[Dataset records Boundary: Start]
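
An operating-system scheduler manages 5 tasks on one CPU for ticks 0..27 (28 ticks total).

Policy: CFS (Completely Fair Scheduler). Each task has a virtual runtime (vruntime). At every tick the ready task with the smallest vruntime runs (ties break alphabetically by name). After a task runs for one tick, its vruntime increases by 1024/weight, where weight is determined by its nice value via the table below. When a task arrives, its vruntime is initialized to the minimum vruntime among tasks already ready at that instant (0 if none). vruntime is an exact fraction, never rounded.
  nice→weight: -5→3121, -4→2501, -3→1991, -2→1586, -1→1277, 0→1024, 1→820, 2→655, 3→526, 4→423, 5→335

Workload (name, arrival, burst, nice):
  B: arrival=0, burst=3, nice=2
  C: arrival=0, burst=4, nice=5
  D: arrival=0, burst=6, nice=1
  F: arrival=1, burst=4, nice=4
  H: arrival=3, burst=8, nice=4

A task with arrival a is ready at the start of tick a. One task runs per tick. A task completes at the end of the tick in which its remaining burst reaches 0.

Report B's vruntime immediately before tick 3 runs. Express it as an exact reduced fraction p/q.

t=0: vr[B=0 C=0 D=0] → run B
t=1: vr[B=1024/655 C=0 D=0 F=0] → run C
t=2: vr[B=1024/655 C=1024/335 D=0 F=0] → run D
t=3: vr[B=1024/655 C=1024/335 D=256/205 F=0 H=0] → run F
t=4: vr[B=1024/655 C=1024/335 D=256/205 F=1024/423 H=0] → run H
t=5: vr[B=1024/655 C=1024/335 D=256/205 F=1024/423 H=1024/423] → run D
t=6: vr[B=1024/655 C=1024/335 D=512/205 F=1024/423 H=1024/423] → run B
t=7: vr[B=2048/655 C=1024/335 D=512/205 F=1024/423 H=1024/423] → run F
t=8: vr[B=2048/655 C=1024/335 D=512/205 F=2048/423 H=1024/423] → run H
t=9: vr[B=2048/655 C=1024/335 D=512/205 F=2048/423 H=2048/423] → run D
t=10: vr[B=2048/655 C=1024/335 D=768/205 F=2048/423 H=2048/423] → run C
t=11: vr[B=2048/655 C=2048/335 D=768/205 F=2048/423 H=2048/423] → run B
t=12: vr[C=2048/335 D=768/205 F=2048/423 H=2048/423] → run D
t=13: vr[C=2048/335 D=1024/205 F=2048/423 H=2048/423] → run F
t=14: vr[C=2048/335 D=1024/205 F=1024/141 H=2048/423] → run H
t=15: vr[C=2048/335 D=1024/205 F=1024/141 H=1024/141] → run D
t=16: vr[C=2048/335 D=256/41 F=1024/141 H=1024/141] → run C
t=17: vr[C=3072/335 D=256/41 F=1024/141 H=1024/141] → run D
t=18: vr[C=3072/335 F=1024/141 H=1024/141] → run F
t=19: vr[C=3072/335 H=1024/141] → run H
t=20: vr[C=3072/335 H=4096/423] → run C
t=21: vr[H=4096/423] → run H
t=22: vr[H=5120/423] → run H
t=23: vr[H=2048/141] → run H
t=24: vr[H=7168/423] → run H
t=25: (idle)
t=26: (idle)
t=27: (idle)

vruntime(B, start of tick 3) = 1024/655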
[Dataset records Boundary: End]
- **Exercise brief**: Copy exactly the lines above, from the one containing "B: arrival=0, burst=3, nice=2" through the very last line.

- **Output for this exercise**:
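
  B: arrival=0, burst=3, nice=2
  C: arrival=0, burst=4, nice=5
  D: arrival=0, burst=6, nice=1
  F: arrival=1, burst=4, nice=4
  H: arrival=3, burst=8, nice=4

A task with arrival a is ready at the start of tick a. One task runs per tick. A task completes at the end of the tick in which its remaining burst reaches 0.

Report B's vruntime immediately before tick 3 runs. Express it as an exact reduced fraction p/q.

t=0: vr[B=0 C=0 D=0] → run B
t=1: vr[B=1024/655 C=0 D=0 F=0] → run C
t=2: vr[B=1024/655 C=1024/335 D=0 F=0] → run D
t=3: vr[B=1024/655 C=1024/335 D=256/205 F=0 H=0] → run F
t=4: vr[B=1024/655 C=1024/335 D=256/205 F=1024/423 H=0] → run H
t=5: vr[B=1024/655 C=1024/335 D=256/205 F=1024/423 H=1024/423] → run D
t=6: vr[B=1024/655 C=1024/335 D=512/205 F=1024/423 H=1024/423] → run B
t=7: vr[B=2048/655 C=1024/335 D=512/205 F=1024/423 H=1024/423] → run F
t=8: vr[B=2048/655 C=1024/335 D=512/205 F=2048/423 H=1024/423] → run H
t=9: vr[B=2048/655 C=1024/335 D=512/205 F=2048/423 H=2048/423] → run D
t=10: vr[B=2048/655 C=1024/335 D=768/205 F=2048/423 H=2048/423] → run C
t=11: vr[B=2048/655 C=2048/335 D=768/205 F=2048/423 H=2048/423] → run B
t=12: vr[C=2048/335 D=768/205 F=2048/423 H=2048/423] → run D
t=13: vr[C=2048/335 D=1024/205 F=2048/423 H=2048/423] → run F
t=14: vr[C=2048/335 D=1024/205 F=1024/141 H=2048/423] → run H
t=15: vr[C=2048/335 D=1024/205 F=1024/141 H=1024/141] → run D
t=16: vr[C=2048/335 D=256/41 F=1024/141 H=1024/141] → run C
t=17: vr[C=3072/335 D=256/41 F=1024/141 H=1024/141] → run D
t=18: vr[C=3072/335 F=1024/141 H=1024/141] → run F
t=19: vr[C=3072/335 H=1024/141] → run H
t=20: vr[C=3072/335 H=4096/423] → run C
t=21: vr[H=4096/423] → run H
t=22: vr[H=5120/423] → run H
t=23: vr[H=2048/141] → run H
t=24: vr[H=7168/423] → run H
t=25: (idle)
t=26: (idle)
t=27: (idle)

vruntime(B, start of tick 3) = 1024/655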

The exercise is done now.